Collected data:
▬▬▬▬▬▬

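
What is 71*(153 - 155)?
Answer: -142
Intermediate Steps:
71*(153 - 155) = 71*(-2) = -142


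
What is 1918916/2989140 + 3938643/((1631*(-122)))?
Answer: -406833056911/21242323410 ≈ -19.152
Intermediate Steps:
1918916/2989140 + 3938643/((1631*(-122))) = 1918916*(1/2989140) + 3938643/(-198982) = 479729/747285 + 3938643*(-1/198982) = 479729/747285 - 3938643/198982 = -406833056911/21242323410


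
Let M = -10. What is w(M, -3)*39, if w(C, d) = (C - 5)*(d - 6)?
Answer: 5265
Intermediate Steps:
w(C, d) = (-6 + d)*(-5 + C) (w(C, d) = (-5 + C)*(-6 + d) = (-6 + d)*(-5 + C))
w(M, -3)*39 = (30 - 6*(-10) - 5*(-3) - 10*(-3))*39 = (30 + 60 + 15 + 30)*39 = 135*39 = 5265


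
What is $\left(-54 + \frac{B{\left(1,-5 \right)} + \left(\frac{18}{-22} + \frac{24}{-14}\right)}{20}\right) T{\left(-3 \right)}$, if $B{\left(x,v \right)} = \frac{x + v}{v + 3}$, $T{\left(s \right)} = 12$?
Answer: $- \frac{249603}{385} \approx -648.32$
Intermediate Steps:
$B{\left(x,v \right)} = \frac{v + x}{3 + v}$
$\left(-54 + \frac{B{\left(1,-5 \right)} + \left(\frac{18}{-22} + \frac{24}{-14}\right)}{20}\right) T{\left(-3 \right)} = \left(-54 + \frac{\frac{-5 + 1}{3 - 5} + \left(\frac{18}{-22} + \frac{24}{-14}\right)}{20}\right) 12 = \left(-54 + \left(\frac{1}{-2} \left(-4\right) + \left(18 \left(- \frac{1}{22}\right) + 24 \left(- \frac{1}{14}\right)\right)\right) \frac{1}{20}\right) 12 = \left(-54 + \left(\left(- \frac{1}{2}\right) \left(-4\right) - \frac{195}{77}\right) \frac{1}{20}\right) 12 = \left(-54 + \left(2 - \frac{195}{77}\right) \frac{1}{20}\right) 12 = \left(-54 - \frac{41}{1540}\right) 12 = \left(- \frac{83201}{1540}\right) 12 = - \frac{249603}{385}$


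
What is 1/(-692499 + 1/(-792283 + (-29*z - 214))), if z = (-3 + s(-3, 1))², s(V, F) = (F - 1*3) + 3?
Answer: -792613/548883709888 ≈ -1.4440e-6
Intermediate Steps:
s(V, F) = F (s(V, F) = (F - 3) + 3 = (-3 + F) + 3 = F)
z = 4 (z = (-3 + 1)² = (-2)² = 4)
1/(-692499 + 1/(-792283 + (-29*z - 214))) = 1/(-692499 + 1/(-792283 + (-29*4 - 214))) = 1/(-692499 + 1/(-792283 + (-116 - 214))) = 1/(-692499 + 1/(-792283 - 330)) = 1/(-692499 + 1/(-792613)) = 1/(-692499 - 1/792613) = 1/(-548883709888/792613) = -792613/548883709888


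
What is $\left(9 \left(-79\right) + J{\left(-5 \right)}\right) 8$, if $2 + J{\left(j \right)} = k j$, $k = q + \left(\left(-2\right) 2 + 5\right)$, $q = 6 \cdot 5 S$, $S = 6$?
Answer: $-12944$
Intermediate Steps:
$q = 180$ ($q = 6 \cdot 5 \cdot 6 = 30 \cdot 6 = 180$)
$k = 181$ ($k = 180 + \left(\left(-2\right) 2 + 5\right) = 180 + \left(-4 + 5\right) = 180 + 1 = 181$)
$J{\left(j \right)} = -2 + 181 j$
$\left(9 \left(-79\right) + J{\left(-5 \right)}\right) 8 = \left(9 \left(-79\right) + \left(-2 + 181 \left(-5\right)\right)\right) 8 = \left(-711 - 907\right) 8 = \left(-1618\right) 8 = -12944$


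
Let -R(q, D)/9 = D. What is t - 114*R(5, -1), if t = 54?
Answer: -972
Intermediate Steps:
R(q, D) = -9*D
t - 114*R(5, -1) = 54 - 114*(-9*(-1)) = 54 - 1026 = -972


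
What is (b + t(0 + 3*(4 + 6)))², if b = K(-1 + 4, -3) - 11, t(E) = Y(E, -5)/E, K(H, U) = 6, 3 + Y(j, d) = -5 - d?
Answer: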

▬▬▬▬▬▬

TASK ITEM:
Transcribe exactly the lines from the one containing "What is $\left(9" through the end of the records, both included, and nothing else.

ANSWER TO THE PROBLEM:
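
What is $\left(9 \left(-79\right) + J{\left(-5 \right)}\right) 8$, if $2 + J{\left(j \right)} = k j$, $k = q + \left(\left(-2\right) 2 + 5\right)$, $q = 6 \cdot 5 S$, $S = 6$?
Answer: $-12944$
Intermediate Steps:
$q = 180$ ($q = 6 \cdot 5 \cdot 6 = 30 \cdot 6 = 180$)
$k = 181$ ($k = 180 + \left(\left(-2\right) 2 + 5\right) = 180 + \left(-4 + 5\right) = 180 + 1 = 181$)
$J{\left(j \right)} = -2 + 181 j$
$\left(9 \left(-79\right) + J{\left(-5 \right)}\right) 8 = \left(9 \left(-79\right) + \left(-2 + 181 \left(-5\right)\right)\right) 8 = \left(-711 - 907\right) 8 = \left(-1618\right) 8 = -12944$


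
Let -R(q, D)/9 = D. What is t - 114*R(5, -1), if t = 54?
Answer: -972
Intermediate Steps:
R(q, D) = -9*D
t - 114*R(5, -1) = 54 - 114*(-9*(-1)) = 54 - 1026 = -972


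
What is (b + t(0 + 3*(4 + 6)))², if b = K(-1 + 4, -3) - 11, t(E) = Y(E, -5)/E, K(H, U) = 6, 3 + Y(j, d) = -5 - d?
Answer: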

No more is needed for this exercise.